### Stored data entries:
════════
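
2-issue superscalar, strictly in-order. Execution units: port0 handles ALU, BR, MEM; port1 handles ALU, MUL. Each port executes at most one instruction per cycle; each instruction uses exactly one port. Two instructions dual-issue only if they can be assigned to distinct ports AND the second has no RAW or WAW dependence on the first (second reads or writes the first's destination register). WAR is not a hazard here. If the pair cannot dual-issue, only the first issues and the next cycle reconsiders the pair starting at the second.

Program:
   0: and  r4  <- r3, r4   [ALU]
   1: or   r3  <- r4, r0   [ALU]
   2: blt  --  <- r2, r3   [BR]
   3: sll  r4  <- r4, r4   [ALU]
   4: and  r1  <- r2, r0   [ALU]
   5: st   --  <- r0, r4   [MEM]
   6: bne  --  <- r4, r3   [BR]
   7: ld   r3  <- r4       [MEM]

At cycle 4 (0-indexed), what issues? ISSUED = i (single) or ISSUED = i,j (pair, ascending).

  cy0 -> i0 (and) RAW r4
  cy1 -> i1 (or) RAW r3
  cy2 -> i2/i3 (blt/sll) 2-wide
  cy3 -> i4/i5 (and/st) 2-wide
  cy4 -> i6 (bne) no-port BR/MEM
  cy5 -> i7 (ld) tail

ISSUED = 6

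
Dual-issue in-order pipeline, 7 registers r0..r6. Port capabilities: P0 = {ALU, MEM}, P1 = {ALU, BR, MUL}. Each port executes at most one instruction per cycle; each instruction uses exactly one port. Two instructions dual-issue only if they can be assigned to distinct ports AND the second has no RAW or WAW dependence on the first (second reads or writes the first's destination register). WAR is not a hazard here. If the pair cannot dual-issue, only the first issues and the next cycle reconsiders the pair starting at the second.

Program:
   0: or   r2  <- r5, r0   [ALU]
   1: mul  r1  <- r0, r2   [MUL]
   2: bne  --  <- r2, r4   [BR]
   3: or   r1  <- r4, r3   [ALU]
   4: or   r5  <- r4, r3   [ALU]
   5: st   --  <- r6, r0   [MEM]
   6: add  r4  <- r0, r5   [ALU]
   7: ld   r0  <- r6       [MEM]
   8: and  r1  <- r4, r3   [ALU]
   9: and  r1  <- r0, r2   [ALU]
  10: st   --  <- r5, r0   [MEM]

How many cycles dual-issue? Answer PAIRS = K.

PAIRS = 4

c0: i0 or  RAW r2
c1: i1 mul  no-port MUL/BR
c2: i2/i3 bne+or  pair
c3: i4/i5 or+st  pair
c4: i6/i7 add+ld  pair
c5: i8 and  WAW r1
c6: i9/i10 and+st  pair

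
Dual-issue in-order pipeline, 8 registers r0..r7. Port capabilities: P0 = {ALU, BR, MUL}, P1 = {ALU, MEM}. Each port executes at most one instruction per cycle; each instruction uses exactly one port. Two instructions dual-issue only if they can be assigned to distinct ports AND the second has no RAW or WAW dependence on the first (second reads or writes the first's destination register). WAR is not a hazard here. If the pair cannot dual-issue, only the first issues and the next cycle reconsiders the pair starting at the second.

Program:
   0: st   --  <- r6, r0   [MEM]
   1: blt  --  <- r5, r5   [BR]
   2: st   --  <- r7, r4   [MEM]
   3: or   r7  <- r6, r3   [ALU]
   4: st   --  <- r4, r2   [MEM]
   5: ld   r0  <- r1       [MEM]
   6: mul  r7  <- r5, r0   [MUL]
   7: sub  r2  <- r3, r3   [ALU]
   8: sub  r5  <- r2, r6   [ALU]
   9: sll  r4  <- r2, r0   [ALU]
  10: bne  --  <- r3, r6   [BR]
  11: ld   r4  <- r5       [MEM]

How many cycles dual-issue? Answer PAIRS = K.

PAIRS = 5

#0 head=0: st.MEM;blt.BR i0+i1 2-wide
#1 head=2: st.MEM;or.ALU i2+i3 2-wide
#2 head=4: st.MEM i4 no-port MEM/MEM
#3 head=5: ld.MEM i5 RAW r0
#4 head=6: mul.MUL;sub.ALU i6+i7 2-wide
#5 head=8: sub.ALU;sll.ALU i8+i9 2-wide
#6 head=10: bne.BR;ld.MEM i10+i11 2-wide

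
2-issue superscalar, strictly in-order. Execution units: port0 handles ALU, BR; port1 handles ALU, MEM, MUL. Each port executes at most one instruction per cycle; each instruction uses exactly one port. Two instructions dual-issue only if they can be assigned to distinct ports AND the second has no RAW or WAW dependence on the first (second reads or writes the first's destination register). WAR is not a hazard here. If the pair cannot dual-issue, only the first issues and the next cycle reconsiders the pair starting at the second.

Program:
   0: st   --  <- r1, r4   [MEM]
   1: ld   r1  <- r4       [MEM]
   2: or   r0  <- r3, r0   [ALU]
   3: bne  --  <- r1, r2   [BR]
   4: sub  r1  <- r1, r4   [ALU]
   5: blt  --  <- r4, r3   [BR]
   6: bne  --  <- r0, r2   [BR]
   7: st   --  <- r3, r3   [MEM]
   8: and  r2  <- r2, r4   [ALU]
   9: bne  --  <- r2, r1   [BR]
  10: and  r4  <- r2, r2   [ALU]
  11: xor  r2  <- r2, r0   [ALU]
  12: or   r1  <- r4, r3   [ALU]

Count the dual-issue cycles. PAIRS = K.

c0: i0 st  no-port MEM/MEM
c1: i1&i2 ld/or  2-wide
c2: i3&i4 bne/sub  2-wide
c3: i5 blt  no-port BR/BR
c4: i6&i7 bne/st  2-wide
c5: i8 and  RAW r2
c6: i9&i10 bne/and  2-wide
c7: i11&i12 xor/or  2-wide

PAIRS = 5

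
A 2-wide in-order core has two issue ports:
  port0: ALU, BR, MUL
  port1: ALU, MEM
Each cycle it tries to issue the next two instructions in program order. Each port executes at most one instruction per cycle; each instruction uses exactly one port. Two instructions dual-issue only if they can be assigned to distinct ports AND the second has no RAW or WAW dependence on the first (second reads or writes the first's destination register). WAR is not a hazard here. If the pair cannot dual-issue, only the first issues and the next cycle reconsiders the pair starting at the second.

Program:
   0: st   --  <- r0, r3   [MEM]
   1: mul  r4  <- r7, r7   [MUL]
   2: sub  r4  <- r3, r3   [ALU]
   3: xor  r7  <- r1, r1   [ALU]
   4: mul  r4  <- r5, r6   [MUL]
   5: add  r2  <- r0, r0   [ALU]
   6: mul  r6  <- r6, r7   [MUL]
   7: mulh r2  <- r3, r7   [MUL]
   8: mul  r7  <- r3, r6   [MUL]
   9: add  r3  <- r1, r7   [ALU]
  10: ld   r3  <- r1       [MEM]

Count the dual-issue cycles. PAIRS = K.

0. st.MEM;mul.MUL @i0&i1  | dual
1. sub.ALU;xor.ALU @i2&i3  | dual
2. mul.MUL;add.ALU @i4&i5  | dual
3. mul.MUL @i6  | no-port MUL/MUL
4. mulh.MUL @i7  | no-port MUL/MUL
5. mul.MUL @i8  | RAW r7
6. add.ALU @i9  | WAW r3
7. ld.MEM @i10  | tail

PAIRS = 3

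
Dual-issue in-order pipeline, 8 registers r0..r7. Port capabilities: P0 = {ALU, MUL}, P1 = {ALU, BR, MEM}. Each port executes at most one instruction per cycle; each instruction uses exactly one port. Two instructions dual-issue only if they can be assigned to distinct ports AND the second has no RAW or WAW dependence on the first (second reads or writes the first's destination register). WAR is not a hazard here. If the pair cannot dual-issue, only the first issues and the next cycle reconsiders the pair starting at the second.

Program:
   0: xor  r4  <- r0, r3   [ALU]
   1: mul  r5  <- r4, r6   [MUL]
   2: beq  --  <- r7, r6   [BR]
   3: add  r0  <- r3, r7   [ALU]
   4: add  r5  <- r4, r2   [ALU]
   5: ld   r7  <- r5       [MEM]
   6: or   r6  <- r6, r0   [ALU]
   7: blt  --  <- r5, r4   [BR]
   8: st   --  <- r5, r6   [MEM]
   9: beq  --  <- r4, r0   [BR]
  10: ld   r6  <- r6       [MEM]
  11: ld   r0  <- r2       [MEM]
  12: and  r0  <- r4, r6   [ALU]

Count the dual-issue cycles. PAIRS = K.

PAIRS = 3

[0] i0  xor  -- RAW r4
[1] i1+i2  mul beq  -- dual
[2] i3+i4  add add  -- dual
[3] i5+i6  ld or  -- dual
[4] i7  blt  -- no-port BR/MEM
[5] i8  st  -- no-port MEM/BR
[6] i9  beq  -- no-port BR/MEM
[7] i10  ld  -- no-port MEM/MEM
[8] i11  ld  -- WAW r0
[9] i12  and  -- tail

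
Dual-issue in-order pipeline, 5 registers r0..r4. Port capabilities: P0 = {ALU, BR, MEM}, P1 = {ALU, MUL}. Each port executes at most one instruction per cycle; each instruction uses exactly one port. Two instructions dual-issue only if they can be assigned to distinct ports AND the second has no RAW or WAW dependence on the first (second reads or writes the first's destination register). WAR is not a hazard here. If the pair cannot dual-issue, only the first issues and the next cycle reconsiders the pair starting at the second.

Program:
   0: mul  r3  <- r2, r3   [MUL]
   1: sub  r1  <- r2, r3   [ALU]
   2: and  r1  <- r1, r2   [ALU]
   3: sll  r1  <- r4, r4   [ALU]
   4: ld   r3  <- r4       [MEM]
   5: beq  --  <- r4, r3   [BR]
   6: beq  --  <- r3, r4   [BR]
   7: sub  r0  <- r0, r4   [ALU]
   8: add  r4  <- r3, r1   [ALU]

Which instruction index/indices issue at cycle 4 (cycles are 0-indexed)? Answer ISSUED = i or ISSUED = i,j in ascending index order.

ISSUED = 5

0. mul.MUL @i0  | RAW r3
1. sub.ALU @i1  | RAW+WAW r1
2. and.ALU @i2  | WAW r1
3. sll.ALU;ld.MEM @i3/i4  | pair
4. beq.BR @i5  | no-port BR/BR
5. beq.BR;sub.ALU @i6/i7  | pair
6. add.ALU @i8  | tail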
════════
### Task directions:
Among the records, find every line holding the word "Execution" and copy it.

### Task solution:
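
2-issue superscalar, strictly in-order. Execution units: port0 handles ALU, BR, MEM; port1 handles ALU, MUL. Each port executes at most one instruction per cycle; each instruction uses exactly one port. Two instructions dual-issue only if they can be assigned to distinct ports AND the second has no RAW or WAW dependence on the first (second reads or writes the first's destination register). WAR is not a hazard here. If the pair cannot dual-issue, only the first issues and the next cycle reconsiders the pair starting at the second.
2-issue superscalar, strictly in-order. Execution units: port0 handles ALU, BR; port1 handles ALU, MEM, MUL. Each port executes at most one instruction per cycle; each instruction uses exactly one port. Two instructions dual-issue only if they can be assigned to distinct ports AND the second has no RAW or WAW dependence on the first (second reads or writes the first's destination register). WAR is not a hazard here. If the pair cannot dual-issue, only the first issues and the next cycle reconsiders the pair starting at the second.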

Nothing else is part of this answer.